▶ RAW DATA:

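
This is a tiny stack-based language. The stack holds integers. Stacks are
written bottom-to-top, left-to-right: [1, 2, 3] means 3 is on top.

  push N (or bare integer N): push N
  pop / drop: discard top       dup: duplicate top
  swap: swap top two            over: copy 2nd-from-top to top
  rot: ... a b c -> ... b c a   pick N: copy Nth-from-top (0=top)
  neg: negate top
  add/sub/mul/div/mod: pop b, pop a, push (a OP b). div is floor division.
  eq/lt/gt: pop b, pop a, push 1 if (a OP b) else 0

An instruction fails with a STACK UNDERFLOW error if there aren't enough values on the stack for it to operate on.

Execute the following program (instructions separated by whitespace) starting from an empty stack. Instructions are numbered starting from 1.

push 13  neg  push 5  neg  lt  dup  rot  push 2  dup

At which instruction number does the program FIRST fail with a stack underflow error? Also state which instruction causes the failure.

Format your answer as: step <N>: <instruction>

Step 1 ('push 13'): stack = [13], depth = 1
Step 2 ('neg'): stack = [-13], depth = 1
Step 3 ('push 5'): stack = [-13, 5], depth = 2
Step 4 ('neg'): stack = [-13, -5], depth = 2
Step 5 ('lt'): stack = [1], depth = 1
Step 6 ('dup'): stack = [1, 1], depth = 2
Step 7 ('rot'): needs 3 value(s) but depth is 2 — STACK UNDERFLOW

Answer: step 7: rot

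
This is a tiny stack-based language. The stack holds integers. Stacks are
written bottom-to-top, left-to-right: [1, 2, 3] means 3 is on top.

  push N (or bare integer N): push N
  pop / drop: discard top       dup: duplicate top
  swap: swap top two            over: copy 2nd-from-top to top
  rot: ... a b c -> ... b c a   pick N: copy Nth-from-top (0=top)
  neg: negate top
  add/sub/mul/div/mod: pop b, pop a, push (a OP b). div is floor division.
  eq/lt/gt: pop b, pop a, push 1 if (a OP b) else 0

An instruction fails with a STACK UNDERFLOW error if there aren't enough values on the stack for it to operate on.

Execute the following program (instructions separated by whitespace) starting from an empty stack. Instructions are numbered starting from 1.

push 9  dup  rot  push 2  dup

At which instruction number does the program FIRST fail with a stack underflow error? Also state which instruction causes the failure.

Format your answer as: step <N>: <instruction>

Step 1 ('push 9'): stack = [9], depth = 1
Step 2 ('dup'): stack = [9, 9], depth = 2
Step 3 ('rot'): needs 3 value(s) but depth is 2 — STACK UNDERFLOW

Answer: step 3: rot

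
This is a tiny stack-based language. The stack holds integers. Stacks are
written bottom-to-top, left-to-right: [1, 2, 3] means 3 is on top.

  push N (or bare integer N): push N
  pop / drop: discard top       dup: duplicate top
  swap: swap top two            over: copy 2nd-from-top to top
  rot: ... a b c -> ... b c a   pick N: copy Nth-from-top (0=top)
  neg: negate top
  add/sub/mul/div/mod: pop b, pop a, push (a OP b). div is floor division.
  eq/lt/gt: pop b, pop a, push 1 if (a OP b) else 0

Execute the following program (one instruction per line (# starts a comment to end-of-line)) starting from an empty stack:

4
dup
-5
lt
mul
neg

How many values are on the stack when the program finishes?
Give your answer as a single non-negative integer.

Answer: 1

Derivation:
After 'push 4': stack = [4] (depth 1)
After 'dup': stack = [4, 4] (depth 2)
After 'push -5': stack = [4, 4, -5] (depth 3)
After 'lt': stack = [4, 0] (depth 2)
After 'mul': stack = [0] (depth 1)
After 'neg': stack = [0] (depth 1)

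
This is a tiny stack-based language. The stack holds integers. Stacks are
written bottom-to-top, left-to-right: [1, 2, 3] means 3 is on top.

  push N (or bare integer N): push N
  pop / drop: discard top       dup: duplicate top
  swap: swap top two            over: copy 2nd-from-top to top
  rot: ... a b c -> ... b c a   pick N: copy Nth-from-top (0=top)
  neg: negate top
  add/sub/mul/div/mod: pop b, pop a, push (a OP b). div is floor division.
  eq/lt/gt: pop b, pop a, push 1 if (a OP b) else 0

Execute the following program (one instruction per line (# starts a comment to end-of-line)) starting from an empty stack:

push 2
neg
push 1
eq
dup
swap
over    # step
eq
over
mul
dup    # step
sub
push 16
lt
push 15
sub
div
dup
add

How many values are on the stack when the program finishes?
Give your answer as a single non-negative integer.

After 'push 2': stack = [2] (depth 1)
After 'neg': stack = [-2] (depth 1)
After 'push 1': stack = [-2, 1] (depth 2)
After 'eq': stack = [0] (depth 1)
After 'dup': stack = [0, 0] (depth 2)
After 'swap': stack = [0, 0] (depth 2)
After 'over': stack = [0, 0, 0] (depth 3)
After 'eq': stack = [0, 1] (depth 2)
After 'over': stack = [0, 1, 0] (depth 3)
After 'mul': stack = [0, 0] (depth 2)
After 'dup': stack = [0, 0, 0] (depth 3)
After 'sub': stack = [0, 0] (depth 2)
After 'push 16': stack = [0, 0, 16] (depth 3)
After 'lt': stack = [0, 1] (depth 2)
After 'push 15': stack = [0, 1, 15] (depth 3)
After 'sub': stack = [0, -14] (depth 2)
After 'div': stack = [0] (depth 1)
After 'dup': stack = [0, 0] (depth 2)
After 'add': stack = [0] (depth 1)

Answer: 1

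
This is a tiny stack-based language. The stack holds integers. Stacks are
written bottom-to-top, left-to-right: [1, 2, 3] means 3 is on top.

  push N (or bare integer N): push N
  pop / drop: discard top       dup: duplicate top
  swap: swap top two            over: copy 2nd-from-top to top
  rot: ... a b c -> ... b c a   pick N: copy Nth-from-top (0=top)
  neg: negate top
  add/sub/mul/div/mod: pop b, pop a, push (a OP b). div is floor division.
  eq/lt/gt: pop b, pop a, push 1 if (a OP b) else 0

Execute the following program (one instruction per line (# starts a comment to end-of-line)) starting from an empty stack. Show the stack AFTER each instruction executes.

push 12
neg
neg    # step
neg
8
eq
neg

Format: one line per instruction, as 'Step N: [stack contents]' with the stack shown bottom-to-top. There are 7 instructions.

Step 1: [12]
Step 2: [-12]
Step 3: [12]
Step 4: [-12]
Step 5: [-12, 8]
Step 6: [0]
Step 7: [0]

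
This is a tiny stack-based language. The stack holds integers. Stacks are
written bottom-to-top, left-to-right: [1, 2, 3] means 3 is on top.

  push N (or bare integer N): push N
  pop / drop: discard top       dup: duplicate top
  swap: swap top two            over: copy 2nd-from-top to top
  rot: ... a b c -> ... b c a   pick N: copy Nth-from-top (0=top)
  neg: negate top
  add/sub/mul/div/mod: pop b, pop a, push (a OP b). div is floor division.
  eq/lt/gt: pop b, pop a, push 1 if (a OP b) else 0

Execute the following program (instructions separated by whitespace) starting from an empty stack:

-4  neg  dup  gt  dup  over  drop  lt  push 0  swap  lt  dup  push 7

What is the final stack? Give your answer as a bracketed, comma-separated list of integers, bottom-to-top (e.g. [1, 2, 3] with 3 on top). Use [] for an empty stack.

Answer: [0, 0, 7]

Derivation:
After 'push -4': [-4]
After 'neg': [4]
After 'dup': [4, 4]
After 'gt': [0]
After 'dup': [0, 0]
After 'over': [0, 0, 0]
After 'drop': [0, 0]
After 'lt': [0]
After 'push 0': [0, 0]
After 'swap': [0, 0]
After 'lt': [0]
After 'dup': [0, 0]
After 'push 7': [0, 0, 7]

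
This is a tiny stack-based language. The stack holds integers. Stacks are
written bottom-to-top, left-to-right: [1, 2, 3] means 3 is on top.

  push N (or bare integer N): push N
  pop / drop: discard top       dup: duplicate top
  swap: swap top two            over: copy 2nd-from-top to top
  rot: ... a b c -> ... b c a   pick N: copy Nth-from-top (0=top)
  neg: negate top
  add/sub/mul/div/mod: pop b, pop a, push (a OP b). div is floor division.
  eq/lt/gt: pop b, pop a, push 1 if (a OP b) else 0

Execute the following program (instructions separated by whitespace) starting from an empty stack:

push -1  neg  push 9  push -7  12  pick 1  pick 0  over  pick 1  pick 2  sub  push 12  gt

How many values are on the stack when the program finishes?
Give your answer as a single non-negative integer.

Answer: 8

Derivation:
After 'push -1': stack = [-1] (depth 1)
After 'neg': stack = [1] (depth 1)
After 'push 9': stack = [1, 9] (depth 2)
After 'push -7': stack = [1, 9, -7] (depth 3)
After 'push 12': stack = [1, 9, -7, 12] (depth 4)
After 'pick 1': stack = [1, 9, -7, 12, -7] (depth 5)
After 'pick 0': stack = [1, 9, -7, 12, -7, -7] (depth 6)
After 'over': stack = [1, 9, -7, 12, -7, -7, -7] (depth 7)
After 'pick 1': stack = [1, 9, -7, 12, -7, -7, -7, -7] (depth 8)
After 'pick 2': stack = [1, 9, -7, 12, -7, -7, -7, -7, -7] (depth 9)
After 'sub': stack = [1, 9, -7, 12, -7, -7, -7, 0] (depth 8)
After 'push 12': stack = [1, 9, -7, 12, -7, -7, -7, 0, 12] (depth 9)
After 'gt': stack = [1, 9, -7, 12, -7, -7, -7, 0] (depth 8)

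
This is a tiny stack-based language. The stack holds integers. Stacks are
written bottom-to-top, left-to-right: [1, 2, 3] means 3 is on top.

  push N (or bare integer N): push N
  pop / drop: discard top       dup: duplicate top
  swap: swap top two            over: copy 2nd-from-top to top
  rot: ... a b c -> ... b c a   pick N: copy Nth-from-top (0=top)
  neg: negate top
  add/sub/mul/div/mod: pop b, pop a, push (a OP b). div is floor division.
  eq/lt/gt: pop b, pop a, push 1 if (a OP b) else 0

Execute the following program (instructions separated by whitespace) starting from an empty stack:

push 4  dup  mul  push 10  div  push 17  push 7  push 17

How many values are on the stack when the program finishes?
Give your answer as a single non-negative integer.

Answer: 4

Derivation:
After 'push 4': stack = [4] (depth 1)
After 'dup': stack = [4, 4] (depth 2)
After 'mul': stack = [16] (depth 1)
After 'push 10': stack = [16, 10] (depth 2)
After 'div': stack = [1] (depth 1)
After 'push 17': stack = [1, 17] (depth 2)
After 'push 7': stack = [1, 17, 7] (depth 3)
After 'push 17': stack = [1, 17, 7, 17] (depth 4)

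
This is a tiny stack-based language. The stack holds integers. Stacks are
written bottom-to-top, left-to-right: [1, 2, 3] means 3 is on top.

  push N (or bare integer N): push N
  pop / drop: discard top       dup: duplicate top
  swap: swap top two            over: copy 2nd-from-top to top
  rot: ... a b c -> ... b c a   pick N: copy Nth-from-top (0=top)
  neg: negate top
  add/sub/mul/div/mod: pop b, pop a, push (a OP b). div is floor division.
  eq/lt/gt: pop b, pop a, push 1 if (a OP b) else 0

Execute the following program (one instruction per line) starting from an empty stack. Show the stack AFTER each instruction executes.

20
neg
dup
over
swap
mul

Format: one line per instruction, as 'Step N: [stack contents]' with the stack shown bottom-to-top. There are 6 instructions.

Step 1: [20]
Step 2: [-20]
Step 3: [-20, -20]
Step 4: [-20, -20, -20]
Step 5: [-20, -20, -20]
Step 6: [-20, 400]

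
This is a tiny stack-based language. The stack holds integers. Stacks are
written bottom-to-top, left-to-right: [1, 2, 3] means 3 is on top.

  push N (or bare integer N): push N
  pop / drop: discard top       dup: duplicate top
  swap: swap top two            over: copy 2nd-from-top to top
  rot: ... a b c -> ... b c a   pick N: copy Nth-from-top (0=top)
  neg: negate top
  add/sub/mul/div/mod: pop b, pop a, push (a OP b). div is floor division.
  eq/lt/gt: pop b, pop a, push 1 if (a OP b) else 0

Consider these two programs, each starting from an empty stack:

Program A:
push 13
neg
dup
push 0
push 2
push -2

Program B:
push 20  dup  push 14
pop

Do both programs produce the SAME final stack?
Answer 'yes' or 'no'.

Program A trace:
  After 'push 13': [13]
  After 'neg': [-13]
  After 'dup': [-13, -13]
  After 'push 0': [-13, -13, 0]
  After 'push 2': [-13, -13, 0, 2]
  After 'push -2': [-13, -13, 0, 2, -2]
Program A final stack: [-13, -13, 0, 2, -2]

Program B trace:
  After 'push 20': [20]
  After 'dup': [20, 20]
  After 'push 14': [20, 20, 14]
  After 'pop': [20, 20]
Program B final stack: [20, 20]
Same: no

Answer: no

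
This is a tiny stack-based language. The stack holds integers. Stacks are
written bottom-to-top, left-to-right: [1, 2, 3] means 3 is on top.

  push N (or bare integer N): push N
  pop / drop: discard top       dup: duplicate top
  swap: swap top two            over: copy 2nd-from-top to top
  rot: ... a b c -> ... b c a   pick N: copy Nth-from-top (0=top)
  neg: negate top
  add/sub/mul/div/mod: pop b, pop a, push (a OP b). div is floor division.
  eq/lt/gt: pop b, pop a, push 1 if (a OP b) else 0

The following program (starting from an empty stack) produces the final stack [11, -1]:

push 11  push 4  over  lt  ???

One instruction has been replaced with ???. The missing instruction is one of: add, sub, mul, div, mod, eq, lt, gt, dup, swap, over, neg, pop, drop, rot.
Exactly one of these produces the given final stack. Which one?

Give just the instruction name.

Stack before ???: [11, 1]
Stack after ???:  [11, -1]
The instruction that transforms [11, 1] -> [11, -1] is: neg

Answer: neg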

▶ ACTIVITY:
Pick out the lines above that hold the string "each" and show them.

▶ REPLY:
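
Execute the following program (one instruction per line (# starts a comment to end-of-line)) starting from an empty stack. Show the stack AFTER each instruction executes.
Execute the following program (one instruction per line) starting from an empty stack. Show the stack AFTER each instruction executes.
Consider these two programs, each starting from an empty stack: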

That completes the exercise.